Exercise goal:
Below are some records. Repeat exactly the lines from the one containing "The 294 m crater" through the final line.

Dataset content:
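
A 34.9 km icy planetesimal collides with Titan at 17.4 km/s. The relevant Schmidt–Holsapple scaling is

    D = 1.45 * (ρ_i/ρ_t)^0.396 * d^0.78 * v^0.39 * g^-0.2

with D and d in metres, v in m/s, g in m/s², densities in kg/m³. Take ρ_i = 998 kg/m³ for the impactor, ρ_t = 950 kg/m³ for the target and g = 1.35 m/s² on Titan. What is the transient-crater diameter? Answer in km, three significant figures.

D ≈ 219 km

In SI units: d = 34900 m, v = 17400 m/s.
(ρ_i/ρ_t)^0.396 = (998/950)^0.396 = 1.020
d^0.78 = 34900^0.78 = 3495
v^0.39 = 17400^0.39 = 45.06
g^-0.2 = 1.35^-0.2 = 0.9417
D = 1.45 × 1.020 × 3495 × 45.06 × 0.9417 = 2.193 × 10^5 m
   = 219.3 km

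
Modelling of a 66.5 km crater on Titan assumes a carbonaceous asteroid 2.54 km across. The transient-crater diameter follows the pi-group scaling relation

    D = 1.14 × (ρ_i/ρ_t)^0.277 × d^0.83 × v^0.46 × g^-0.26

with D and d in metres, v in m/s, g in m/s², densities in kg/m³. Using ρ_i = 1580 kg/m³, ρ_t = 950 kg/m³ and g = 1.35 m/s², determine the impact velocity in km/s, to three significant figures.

Rearranging for v: v = [D / (1.14 · (1580/950)^0.277 · 2540^0.83 · 1.35^-0.26)]^(1/0.46).
D = 66500 m.
(1580/950)^0.277 = 1.151
2540^0.83 = 669.9
1.35^-0.26 = 0.9249
Denominator = 1.14 × 1.151 × 669.9 × 0.9249 = 813.0
D / 813.0 = 66500 / 813.0 = 81.80
v = 81.80^(1/0.46) = 81.80^2.1739 = 14392 m/s

v ≈ 14.4 km/s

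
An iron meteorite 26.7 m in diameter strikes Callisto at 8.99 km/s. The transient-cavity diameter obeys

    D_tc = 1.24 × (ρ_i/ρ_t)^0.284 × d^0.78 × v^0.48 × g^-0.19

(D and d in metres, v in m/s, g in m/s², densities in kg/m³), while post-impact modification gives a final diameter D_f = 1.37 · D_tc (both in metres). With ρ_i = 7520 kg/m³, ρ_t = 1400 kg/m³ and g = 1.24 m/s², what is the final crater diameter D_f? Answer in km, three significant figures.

D_f ≈ 2.69 km

v = 8990 m/s.
(ρ_i/ρ_t)^0.284 = (7520/1400)^0.284 = 1.612
d^0.78 = 26.7^0.78 = 12.96
v^0.48 = 8990^0.48 = 79.03
g^-0.19 = 1.24^-0.19 = 0.9600
D_tc = 1.24 × 1.612 × 12.96 × 79.03 × 0.9600 = 1965 m
D_f = 1.37 × 1965 = 2692 m
     = 2.692 km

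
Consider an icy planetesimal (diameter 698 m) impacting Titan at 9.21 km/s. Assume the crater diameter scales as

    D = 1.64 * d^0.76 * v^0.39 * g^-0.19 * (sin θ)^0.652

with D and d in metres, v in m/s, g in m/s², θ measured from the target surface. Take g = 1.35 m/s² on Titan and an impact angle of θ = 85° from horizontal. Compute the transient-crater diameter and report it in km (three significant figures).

D ≈ 7.88 km

In SI units: v = 9210 m/s.
d^0.76 = 698^0.76 = 145.0
v^0.39 = 9210^0.39 = 35.16
g^-0.19 = 1.35^-0.19 = 0.9446
(sin 85°)^0.652 = 0.9962^0.652 = 0.9975
D = 1.64 × 145.0 × 35.16 × 0.9446 × 0.9975 = 7878 m
   = 7.878 km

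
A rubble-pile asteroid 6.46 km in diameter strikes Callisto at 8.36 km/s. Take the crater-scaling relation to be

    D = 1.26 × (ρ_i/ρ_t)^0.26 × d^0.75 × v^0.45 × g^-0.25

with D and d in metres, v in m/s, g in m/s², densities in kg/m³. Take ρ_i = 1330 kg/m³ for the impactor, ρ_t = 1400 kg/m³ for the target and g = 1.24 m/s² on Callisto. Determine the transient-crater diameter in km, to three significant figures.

In SI units: d = 6460 m, v = 8360 m/s.
(ρ_i/ρ_t)^0.26 = (1330/1400)^0.26 = 0.9868
d^0.75 = 6460^0.75 = 720.6
v^0.45 = 8360^0.45 = 58.21
g^-0.25 = 1.24^-0.25 = 0.9476
D = 1.26 × 0.9868 × 720.6 × 58.21 × 0.9476 = 49422 m
   = 49.42 km

D ≈ 49.4 km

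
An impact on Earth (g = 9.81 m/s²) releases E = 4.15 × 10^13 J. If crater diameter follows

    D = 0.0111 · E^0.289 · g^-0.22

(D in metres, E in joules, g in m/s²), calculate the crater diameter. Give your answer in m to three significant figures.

E^0.289 = (4.15 × 10^13)^0.289 = 8.622 × 10^3
g^-0.22 = 9.81^-0.22 = 0.6051
D = 0.0111 × 8.622 × 10^3 × 0.6051 = 57.91 m

D ≈ 57.9 m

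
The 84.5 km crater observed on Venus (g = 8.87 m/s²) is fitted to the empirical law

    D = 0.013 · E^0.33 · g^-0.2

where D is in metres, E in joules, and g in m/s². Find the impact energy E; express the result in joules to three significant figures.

E ≈ 1.66 × 10^21 J

Rearranging: E = [D / (0.013 · g^-0.2)]^(1/0.33).
D = 84500 m.
g^-0.2 = 8.87^-0.2 = 0.6463
D / (0.013 × 0.6463) = 84500 / (8.402 × 10^-3) = 1.006 × 10^7
E = (1.006 × 10^7)^3.0303 = 1.659 × 10^21 J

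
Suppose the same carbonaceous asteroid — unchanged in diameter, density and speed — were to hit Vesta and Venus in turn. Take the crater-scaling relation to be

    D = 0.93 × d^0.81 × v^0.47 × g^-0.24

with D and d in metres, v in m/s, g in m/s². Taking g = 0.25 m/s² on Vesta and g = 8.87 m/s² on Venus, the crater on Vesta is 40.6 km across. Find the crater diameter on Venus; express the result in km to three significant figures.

D ≈ 17.2 km

All impactor-dependent factors cancel in the ratio, leaving D_Venus/D_Vesta = (g_Venus/g_Vesta)^-0.24.
(8.87/0.25)^-0.24 = 35.48^-0.24 = 0.4246
D_Venus = 0.4246 × 40.6 km = 17.2 km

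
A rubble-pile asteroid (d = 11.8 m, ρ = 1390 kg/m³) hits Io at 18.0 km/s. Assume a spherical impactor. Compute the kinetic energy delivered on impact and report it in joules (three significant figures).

E ≈ 1.94 × 10^14 J

v = 18000 m/s.
Mass m = (π/6) ρ d³ = (π/6) × 1390 × (11.8)³ = 1.196 × 10^6 kg
E = ½ m v² = 0.5 × 1.196 × 10^6 × (18000)² = 1.938 × 10^14 J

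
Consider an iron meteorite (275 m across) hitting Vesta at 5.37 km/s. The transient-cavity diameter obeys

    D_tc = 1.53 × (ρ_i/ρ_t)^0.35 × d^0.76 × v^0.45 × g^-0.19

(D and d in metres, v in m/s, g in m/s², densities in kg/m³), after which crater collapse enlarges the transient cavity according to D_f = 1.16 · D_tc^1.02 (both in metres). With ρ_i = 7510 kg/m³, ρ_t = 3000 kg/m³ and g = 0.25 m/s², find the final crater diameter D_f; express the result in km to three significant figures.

v = 5370 m/s.
(ρ_i/ρ_t)^0.35 = (7510/3000)^0.35 = 1.379
d^0.76 = 275^0.76 = 71.43
v^0.45 = 5370^0.45 = 47.70
g^-0.19 = 0.25^-0.19 = 1.301
D_tc = 1.53 × 1.379 × 71.43 × 47.70 × 1.301 = 9353 m
D_f = 1.16 × (9353)^1.02 = 13027 m
     = 13.03 km

D_f ≈ 13.0 km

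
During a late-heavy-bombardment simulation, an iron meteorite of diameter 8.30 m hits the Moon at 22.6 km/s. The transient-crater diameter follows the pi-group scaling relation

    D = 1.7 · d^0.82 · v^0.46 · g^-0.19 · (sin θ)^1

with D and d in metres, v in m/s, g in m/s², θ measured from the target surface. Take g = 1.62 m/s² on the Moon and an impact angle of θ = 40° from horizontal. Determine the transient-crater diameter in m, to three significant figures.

D ≈ 569 m

In SI units: v = 22600 m/s.
d^0.82 = 8.3^0.82 = 5.671
v^0.46 = 22600^0.46 = 100.7
g^-0.19 = 1.62^-0.19 = 0.9124
(sin 40°)^1 = 0.6428^1 = 0.6428
D = 1.7 × 5.671 × 100.7 × 0.9124 × 0.6428 = 569.4 m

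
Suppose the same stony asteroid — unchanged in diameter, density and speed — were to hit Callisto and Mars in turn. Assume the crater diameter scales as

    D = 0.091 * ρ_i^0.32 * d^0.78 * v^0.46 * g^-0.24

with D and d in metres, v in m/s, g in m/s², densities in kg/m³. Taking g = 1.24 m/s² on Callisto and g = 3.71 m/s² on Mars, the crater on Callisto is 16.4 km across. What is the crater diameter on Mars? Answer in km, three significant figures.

D ≈ 12.6 km

All impactor-dependent factors cancel in the ratio, leaving D_Mars/D_Callisto = (g_Mars/g_Callisto)^-0.24.
(3.71/1.24)^-0.24 = 2.992^-0.24 = 0.7687
D_Mars = 0.7687 × 16.4 km = 12.6 km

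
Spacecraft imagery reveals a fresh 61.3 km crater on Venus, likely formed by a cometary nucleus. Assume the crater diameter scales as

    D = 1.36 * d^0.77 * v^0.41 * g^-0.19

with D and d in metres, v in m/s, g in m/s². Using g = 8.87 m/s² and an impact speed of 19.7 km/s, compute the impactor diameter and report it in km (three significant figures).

d ≈ 9.80 km

Rearranging for d: d = [D / (1.36 · 19700^0.41 · 8.87^-0.19)]^(1/0.77).
D = 61300 m.
19700^0.41 = 57.64
8.87^-0.19 = 0.6605
Denominator = 1.36 × 57.64 × 0.6605 = 51.78
D / 51.78 = 61300 / 51.78 = 1184
d = 1184^(1/0.77) = 1184^1.2987 = 9803 m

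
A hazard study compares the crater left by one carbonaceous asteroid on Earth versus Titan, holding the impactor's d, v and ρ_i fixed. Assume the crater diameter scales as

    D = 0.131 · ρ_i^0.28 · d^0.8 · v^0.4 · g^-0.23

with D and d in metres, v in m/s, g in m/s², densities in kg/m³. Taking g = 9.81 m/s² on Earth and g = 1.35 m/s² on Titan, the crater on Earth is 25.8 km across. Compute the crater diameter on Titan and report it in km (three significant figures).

D ≈ 40.7 km

All impactor-dependent factors cancel in the ratio, leaving D_Titan/D_Earth = (g_Titan/g_Earth)^-0.23.
(1.35/9.81)^-0.23 = 0.1376^-0.23 = 1.578
D_Titan = 1.578 × 25.8 km = 40.7 km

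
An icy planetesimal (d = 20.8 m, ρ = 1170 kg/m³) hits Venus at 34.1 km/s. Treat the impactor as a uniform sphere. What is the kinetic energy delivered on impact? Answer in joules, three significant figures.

E ≈ 3.21 × 10^15 J

v = 34100 m/s.
Mass m = (π/6) ρ d³ = (π/6) × 1170 × (20.8)³ = 5.513 × 10^6 kg
E = ½ m v² = 0.5 × 5.513 × 10^6 × (34100)² = 3.205 × 10^15 J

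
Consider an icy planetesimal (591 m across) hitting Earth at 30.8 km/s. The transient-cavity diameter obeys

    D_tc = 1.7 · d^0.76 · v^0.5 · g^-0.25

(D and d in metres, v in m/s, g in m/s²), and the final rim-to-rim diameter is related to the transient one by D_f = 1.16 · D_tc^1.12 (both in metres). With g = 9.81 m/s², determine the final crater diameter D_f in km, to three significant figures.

v = 30800 m/s.
d^0.76 = 591^0.76 = 127.8
v^0.5 = 30800^0.5 = 175.5
g^-0.25 = 9.81^-0.25 = 0.5650
D_tc = 1.7 × 127.8 × 175.5 × 0.5650 = 21540 m
D_f = 1.16 × (21540)^1.12 = 82736 m
     = 82.74 km

D_f ≈ 82.7 km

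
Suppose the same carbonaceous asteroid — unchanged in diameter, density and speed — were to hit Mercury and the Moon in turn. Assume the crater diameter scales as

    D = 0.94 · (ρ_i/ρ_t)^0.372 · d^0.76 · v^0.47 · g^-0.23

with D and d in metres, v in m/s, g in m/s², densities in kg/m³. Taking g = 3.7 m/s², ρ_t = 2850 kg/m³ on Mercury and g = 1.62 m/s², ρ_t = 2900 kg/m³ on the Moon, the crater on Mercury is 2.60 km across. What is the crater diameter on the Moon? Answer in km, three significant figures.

The impactor-only factors (d, v, ρ_i) cancel in the ratio, leaving D_Moon/D_Mercury = (g_Moon/g_Mercury)^-0.23 · (ρ_t,Mercury/ρ_t,Moon)^0.372.
(1.62/3.7)^-0.23 = 0.4378^-0.23 = 1.209
(2850/2900)^0.372 = 0.9828^0.372 = 0.9936
Ratio = 1.209 × 0.9936 = 1.201
D_Moon = 1.201 × 2.60 km = 3.12 km

D ≈ 3.12 km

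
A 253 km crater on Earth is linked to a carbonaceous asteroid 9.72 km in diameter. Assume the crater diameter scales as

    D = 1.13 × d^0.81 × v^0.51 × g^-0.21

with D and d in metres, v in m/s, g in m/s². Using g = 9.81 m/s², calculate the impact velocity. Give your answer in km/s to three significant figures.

Rearranging for v: v = [D / (1.13 · 9720^0.81 · 9.81^-0.21)]^(1/0.51).
D = 253000 m.
9720^0.81 = 1698
9.81^-0.21 = 0.6191
Denominator = 1.13 × 1698 × 0.6191 = 1188
D / 1188 = 253000 / 1188 = 213.0
v = 213.0^(1/0.51) = 213.0^1.9608 = 36769 m/s

v ≈ 36.8 km/s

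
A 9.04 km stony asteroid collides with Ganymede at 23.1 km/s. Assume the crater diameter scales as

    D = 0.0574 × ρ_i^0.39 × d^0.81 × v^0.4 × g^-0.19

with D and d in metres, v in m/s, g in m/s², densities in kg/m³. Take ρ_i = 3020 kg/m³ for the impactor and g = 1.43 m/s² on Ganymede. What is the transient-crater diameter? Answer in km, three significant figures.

In SI units: d = 9040 m, v = 23100 m/s.
ρ_i^0.39 = 3020^0.39 = 22.76
d^0.81 = 9040^0.81 = 1601
v^0.4 = 23100^0.4 = 55.65
g^-0.19 = 1.43^-0.19 = 0.9343
D = 0.0574 × 22.76 × 1601 × 55.65 × 0.9343 = 1.087 × 10^5 m
   = 108.7 km

D ≈ 109 km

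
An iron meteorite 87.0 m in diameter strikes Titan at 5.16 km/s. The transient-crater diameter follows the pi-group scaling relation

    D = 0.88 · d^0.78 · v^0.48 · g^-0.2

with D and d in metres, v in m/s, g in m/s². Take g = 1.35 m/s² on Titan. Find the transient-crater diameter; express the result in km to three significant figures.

In SI units: v = 5160 m/s.
d^0.78 = 87^0.78 = 32.57
v^0.48 = 5160^0.48 = 60.54
g^-0.2 = 1.35^-0.2 = 0.9417
D = 0.88 × 32.57 × 60.54 × 0.9417 = 1634 m
   = 1.634 km

D ≈ 1.63 km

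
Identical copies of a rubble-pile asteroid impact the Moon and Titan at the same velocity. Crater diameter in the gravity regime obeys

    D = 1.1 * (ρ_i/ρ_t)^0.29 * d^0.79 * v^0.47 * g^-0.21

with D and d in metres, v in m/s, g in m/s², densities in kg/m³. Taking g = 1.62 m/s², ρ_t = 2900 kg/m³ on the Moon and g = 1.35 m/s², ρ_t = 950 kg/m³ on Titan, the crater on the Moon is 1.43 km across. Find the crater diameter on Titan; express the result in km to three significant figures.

The impactor-only factors (d, v, ρ_i) cancel in the ratio, leaving D_Titan/D_Moon = (g_Titan/g_Moon)^-0.21 · (ρ_t,Moon/ρ_t,Titan)^0.29.
(1.35/1.62)^-0.21 = 0.8333^-0.21 = 1.039
(2900/950)^0.29 = 3.053^0.29 = 1.382
Ratio = 1.039 × 1.382 = 1.436
D_Titan = 1.436 × 1.43 km = 2.05 km

D ≈ 2.05 km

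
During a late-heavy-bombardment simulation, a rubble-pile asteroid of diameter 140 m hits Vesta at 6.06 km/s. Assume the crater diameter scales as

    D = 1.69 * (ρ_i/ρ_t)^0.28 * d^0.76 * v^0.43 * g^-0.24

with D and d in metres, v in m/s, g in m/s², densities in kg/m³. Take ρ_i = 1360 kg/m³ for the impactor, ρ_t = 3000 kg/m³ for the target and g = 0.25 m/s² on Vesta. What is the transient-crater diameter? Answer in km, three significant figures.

D ≈ 3.42 km

In SI units: v = 6060 m/s.
(ρ_i/ρ_t)^0.28 = (1360/3000)^0.28 = 0.8013
d^0.76 = 140^0.76 = 42.76
v^0.43 = 6060^0.43 = 42.31
g^-0.24 = 0.25^-0.24 = 1.395
D = 1.69 × 0.8013 × 42.76 × 42.31 × 1.395 = 3418 m
   = 3.418 km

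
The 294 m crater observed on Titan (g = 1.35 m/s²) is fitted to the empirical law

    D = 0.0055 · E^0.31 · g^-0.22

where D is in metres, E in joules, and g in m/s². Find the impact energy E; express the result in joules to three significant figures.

Rearranging: E = [D / (0.0055 · g^-0.22)]^(1/0.31).
g^-0.22 = 1.35^-0.22 = 0.9361
D / (0.0055 × 0.9361) = 294 / (5.149 × 10^-3) = 5.710 × 10^4
E = (5.710 × 10^4)^3.2258 = 2.208 × 10^15 J

E ≈ 2.21 × 10^15 J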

Reply to the task:
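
The 294 m crater observed on Titan (g = 1.35 m/s²) is fitted to the empirical law

    D = 0.0055 · E^0.31 · g^-0.22

where D is in metres, E in joules, and g in m/s². Find the impact energy E; express the result in joules to three significant figures.

Rearranging: E = [D / (0.0055 · g^-0.22)]^(1/0.31).
g^-0.22 = 1.35^-0.22 = 0.9361
D / (0.0055 × 0.9361) = 294 / (5.149 × 10^-3) = 5.710 × 10^4
E = (5.710 × 10^4)^3.2258 = 2.208 × 10^15 J

E ≈ 2.21 × 10^15 J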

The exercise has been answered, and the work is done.